(Excerpts from a dataset)
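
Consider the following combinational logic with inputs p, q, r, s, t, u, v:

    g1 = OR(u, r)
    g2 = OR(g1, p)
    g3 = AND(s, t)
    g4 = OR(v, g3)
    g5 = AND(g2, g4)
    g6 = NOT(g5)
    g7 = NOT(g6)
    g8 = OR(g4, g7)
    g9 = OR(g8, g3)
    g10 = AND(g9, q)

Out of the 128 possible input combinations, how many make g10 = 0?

g10 = AND(g9, q) must be 0, so at least one of g9, q is 0.
Enumerating the 128 input combinations, 88 give g10 = 0 and 40 give g10 = 1.

88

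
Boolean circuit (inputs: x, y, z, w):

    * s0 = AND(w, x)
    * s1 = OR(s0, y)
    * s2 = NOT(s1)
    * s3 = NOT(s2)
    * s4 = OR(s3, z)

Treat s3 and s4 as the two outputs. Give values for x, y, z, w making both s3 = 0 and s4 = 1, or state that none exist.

Check with x=0 y=0 z=1 w=0:
s0 = AND(w, x) = AND(0, 0) = 0
s1 = OR(s0, y) = OR(0, 0) = 0
s2 = NOT(s1) = NOT 0 = 1
s3 = NOT(s2) = NOT 1 = 0
s4 = OR(s3, z) = OR(0, 1) = 1
So s3 = 0 and s4 = 1.

x=0 y=0 z=1 w=0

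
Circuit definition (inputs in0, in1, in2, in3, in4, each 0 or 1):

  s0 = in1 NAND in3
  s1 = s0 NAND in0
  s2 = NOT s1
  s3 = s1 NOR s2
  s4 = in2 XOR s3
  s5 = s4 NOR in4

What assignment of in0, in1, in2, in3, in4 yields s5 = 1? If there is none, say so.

in0=1 in1=0 in2=0 in3=0 in4=0

s5 = s4 NOR in4 must be 1, so both s4 = 0 and in4 = 0.
s4 = in2 XOR s3 must be 0, so in2 and s3 are equal.
Check with in0=1 in1=0 in2=0 in3=0 in4=0:
s0 = in1 NAND in3 = 0 NAND 0 = 1
s1 = s0 NAND in0 = 1 NAND 1 = 0
s2 = NOT s1 = NOT 0 = 1
s3 = s1 NOR s2 = 0 NOR 1 = 0
s4 = in2 XOR s3 = 0 XOR 0 = 0
s5 = s4 NOR in4 = 0 NOR 0 = 1
So s5 = 1 as required.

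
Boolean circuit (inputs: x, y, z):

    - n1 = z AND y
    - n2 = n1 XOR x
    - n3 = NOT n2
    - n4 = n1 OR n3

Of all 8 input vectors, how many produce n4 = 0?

n4 = n1 OR n3 must be 0, so both n1 = 0 and n3 = 0.
n1 = z AND y must be 0, so at least one of z, y is 0.
Satisfying assignments:
  x=1, y=0, z=0
  x=1, y=0, z=1
  x=1, y=1, z=0

3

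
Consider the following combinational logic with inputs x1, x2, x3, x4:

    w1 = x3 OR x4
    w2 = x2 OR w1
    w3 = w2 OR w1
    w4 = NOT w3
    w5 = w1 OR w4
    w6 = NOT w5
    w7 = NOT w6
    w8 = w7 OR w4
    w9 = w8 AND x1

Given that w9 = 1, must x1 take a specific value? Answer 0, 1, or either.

1

w9 = w8 AND x1 must be 1, so both w8 = 1 and x1 = 1.
Every assignment with w9 = 1 has x1 = 1; there are 7 such assignment(s).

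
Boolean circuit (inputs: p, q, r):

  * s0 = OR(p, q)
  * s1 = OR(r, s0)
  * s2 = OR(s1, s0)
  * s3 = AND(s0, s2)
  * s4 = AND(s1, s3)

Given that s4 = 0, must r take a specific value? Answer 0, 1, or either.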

WHAT IS EXPECTED: Line by line, reproduce the data exactly.

COMPLETED EXERCISE:
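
Consider the following combinational logic with inputs p, q, r, s, t, u, v:

    g1 = OR(u, r)
    g2 = OR(g1, p)
    g3 = AND(s, t)
    g4 = OR(v, g3)
    g5 = AND(g2, g4)
    g6 = NOT(g5)
    g7 = NOT(g6)
    g8 = OR(g4, g7)
    g9 = OR(g8, g3)
    g10 = AND(g9, q)

Out of the 128 possible input combinations, how many make g10 = 0?

g10 = AND(g9, q) must be 0, so at least one of g9, q is 0.
Enumerating the 128 input combinations, 88 give g10 = 0 and 40 give g10 = 1.

88

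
Boolean circuit (inputs: x, y, z, w):

    * s0 = AND(w, x)
    * s1 = OR(s0, y)
    * s2 = NOT(s1)
    * s3 = NOT(s2)
    * s4 = OR(s3, z)

Treat s3 and s4 as the two outputs. Give values for x, y, z, w making both s3 = 0 and s4 = 1, or state that none exist.

Check with x=0 y=0 z=1 w=0:
s0 = AND(w, x) = AND(0, 0) = 0
s1 = OR(s0, y) = OR(0, 0) = 0
s2 = NOT(s1) = NOT 0 = 1
s3 = NOT(s2) = NOT 1 = 0
s4 = OR(s3, z) = OR(0, 1) = 1
So s3 = 0 and s4 = 1.

x=0 y=0 z=1 w=0

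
Circuit definition (inputs in0, in1, in2, in3, in4, each 0 or 1):

  s0 = in1 NAND in3
  s1 = s0 NAND in0
  s2 = NOT s1
  s3 = s1 NOR s2
  s4 = in2 XOR s3
  s5 = s4 NOR in4

What assignment of in0, in1, in2, in3, in4 yields s5 = 1? If there is none, say so.

in0=1 in1=0 in2=0 in3=0 in4=0

s5 = s4 NOR in4 must be 1, so both s4 = 0 and in4 = 0.
s4 = in2 XOR s3 must be 0, so in2 and s3 are equal.
Check with in0=1 in1=0 in2=0 in3=0 in4=0:
s0 = in1 NAND in3 = 0 NAND 0 = 1
s1 = s0 NAND in0 = 1 NAND 1 = 0
s2 = NOT s1 = NOT 0 = 1
s3 = s1 NOR s2 = 0 NOR 1 = 0
s4 = in2 XOR s3 = 0 XOR 0 = 0
s5 = s4 NOR in4 = 0 NOR 0 = 1
So s5 = 1 as required.

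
Boolean circuit (inputs: x, y, z):

    - n1 = z AND y
    - n2 = n1 XOR x
    - n3 = NOT n2
    - n4 = n1 OR n3

Of all 8 input vectors, how many produce n4 = 0?

n4 = n1 OR n3 must be 0, so both n1 = 0 and n3 = 0.
n1 = z AND y must be 0, so at least one of z, y is 0.
Satisfying assignments:
  x=1, y=0, z=0
  x=1, y=0, z=1
  x=1, y=1, z=0

3

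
Consider the following combinational logic with inputs x1, x2, x3, x4:

    w1 = x3 OR x4
    w2 = x2 OR w1
    w3 = w2 OR w1
    w4 = NOT w3
    w5 = w1 OR w4
    w6 = NOT w5
    w7 = NOT w6
    w8 = w7 OR w4
    w9 = w8 AND x1

Given that w9 = 1, must x1 take a specific value? Answer 0, 1, or either.

1

w9 = w8 AND x1 must be 1, so both w8 = 1 and x1 = 1.
Every assignment with w9 = 1 has x1 = 1; there are 7 such assignment(s).

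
Boolean circuit (inputs: p, q, r):

  * s0 = OR(p, q)
  * s1 = OR(r, s0)
  * s2 = OR(s1, s0)
  * s3 = AND(s0, s2)
  * s4 = AND(s1, s3)

Given that s4 = 0, must r take a specific value? Answer 0, 1, or either.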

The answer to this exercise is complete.